Problem statement.
Would you retype every entry that follows without altering a word?

[Stored dataset items]
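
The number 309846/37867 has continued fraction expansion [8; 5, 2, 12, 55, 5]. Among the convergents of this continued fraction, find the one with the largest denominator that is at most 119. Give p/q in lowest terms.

90/11

a_0 = 8: 8/1  (≤ bound)
a_1 = 5: 41/5  (≤ bound)
a_2 = 2: 90/11  (≤ bound)
a_3 = 12: 1121/137  (> 119, stop)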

Response to the exercise.
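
The number 309846/37867 has continued fraction expansion [8; 5, 2, 12, 55, 5]. Among the convergents of this continued fraction, find the one with the largest denominator that is at most 119. Give p/q in lowest terms.

90/11

a_0 = 8: 8/1  (≤ bound)
a_1 = 5: 41/5  (≤ bound)
a_2 = 2: 90/11  (≤ bound)
a_3 = 12: 1121/137  (> 119, stop)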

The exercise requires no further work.